# BRIEF
The answer must be a single number: how many lines in the entries hold the string "drawn".
╭─ RAW DATA
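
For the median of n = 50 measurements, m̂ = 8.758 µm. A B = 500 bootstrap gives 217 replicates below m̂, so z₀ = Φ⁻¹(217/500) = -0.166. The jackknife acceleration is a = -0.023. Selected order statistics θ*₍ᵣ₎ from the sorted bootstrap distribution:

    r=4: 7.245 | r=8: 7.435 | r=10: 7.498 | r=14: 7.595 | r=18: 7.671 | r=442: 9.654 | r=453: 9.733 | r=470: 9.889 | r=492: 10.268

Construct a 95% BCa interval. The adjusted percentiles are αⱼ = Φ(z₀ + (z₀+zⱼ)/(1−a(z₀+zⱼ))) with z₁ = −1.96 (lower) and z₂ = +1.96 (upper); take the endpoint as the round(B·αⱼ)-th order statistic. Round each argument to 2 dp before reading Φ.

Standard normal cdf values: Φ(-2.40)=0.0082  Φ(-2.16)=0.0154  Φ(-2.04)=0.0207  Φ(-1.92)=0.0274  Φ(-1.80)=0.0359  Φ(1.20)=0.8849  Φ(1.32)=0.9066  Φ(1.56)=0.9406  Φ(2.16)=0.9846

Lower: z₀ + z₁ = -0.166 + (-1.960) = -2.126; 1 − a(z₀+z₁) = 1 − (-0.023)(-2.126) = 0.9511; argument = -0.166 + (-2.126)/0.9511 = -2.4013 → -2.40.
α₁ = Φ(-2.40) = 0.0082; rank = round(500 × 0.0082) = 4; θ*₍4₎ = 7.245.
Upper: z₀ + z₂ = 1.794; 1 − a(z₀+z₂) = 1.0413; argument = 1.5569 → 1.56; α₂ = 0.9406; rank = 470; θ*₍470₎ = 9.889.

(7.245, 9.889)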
╰─
╭─ RAW DATA
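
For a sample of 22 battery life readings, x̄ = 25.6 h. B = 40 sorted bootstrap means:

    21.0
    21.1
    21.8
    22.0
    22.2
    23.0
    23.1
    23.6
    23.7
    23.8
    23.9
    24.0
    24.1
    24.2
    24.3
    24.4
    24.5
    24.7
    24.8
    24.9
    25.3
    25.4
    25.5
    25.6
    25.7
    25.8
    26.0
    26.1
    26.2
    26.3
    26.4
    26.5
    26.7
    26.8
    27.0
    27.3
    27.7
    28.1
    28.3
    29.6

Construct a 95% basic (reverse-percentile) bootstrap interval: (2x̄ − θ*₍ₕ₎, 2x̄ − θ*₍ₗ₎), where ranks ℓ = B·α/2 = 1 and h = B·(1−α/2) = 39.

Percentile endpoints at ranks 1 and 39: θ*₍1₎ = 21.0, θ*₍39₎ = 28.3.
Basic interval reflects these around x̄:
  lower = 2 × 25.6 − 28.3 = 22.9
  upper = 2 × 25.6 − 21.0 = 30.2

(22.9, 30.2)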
╰─
╭─ RAW DATA
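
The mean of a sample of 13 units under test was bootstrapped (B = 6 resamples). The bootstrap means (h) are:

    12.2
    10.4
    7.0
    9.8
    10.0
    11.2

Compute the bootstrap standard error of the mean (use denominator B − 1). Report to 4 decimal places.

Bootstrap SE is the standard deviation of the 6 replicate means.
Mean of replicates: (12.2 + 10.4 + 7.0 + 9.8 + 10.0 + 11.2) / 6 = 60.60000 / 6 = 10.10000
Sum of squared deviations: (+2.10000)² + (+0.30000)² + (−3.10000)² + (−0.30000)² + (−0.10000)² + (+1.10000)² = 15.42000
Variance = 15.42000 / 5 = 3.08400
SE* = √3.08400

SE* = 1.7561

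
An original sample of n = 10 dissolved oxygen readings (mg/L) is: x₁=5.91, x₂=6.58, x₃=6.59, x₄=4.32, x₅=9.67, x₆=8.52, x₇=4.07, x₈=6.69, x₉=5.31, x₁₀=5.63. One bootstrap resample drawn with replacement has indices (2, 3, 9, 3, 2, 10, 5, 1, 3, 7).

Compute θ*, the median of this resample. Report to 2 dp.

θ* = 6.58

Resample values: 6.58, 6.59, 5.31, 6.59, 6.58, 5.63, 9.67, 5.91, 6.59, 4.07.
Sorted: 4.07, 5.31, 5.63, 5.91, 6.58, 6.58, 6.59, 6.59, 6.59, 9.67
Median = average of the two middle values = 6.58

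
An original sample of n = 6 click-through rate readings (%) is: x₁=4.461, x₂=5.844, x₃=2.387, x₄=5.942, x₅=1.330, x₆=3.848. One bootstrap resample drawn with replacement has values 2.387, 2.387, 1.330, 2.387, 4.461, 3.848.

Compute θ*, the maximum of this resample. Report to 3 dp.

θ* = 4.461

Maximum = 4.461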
╰─
# ANSWER TO THE PROBLEM
2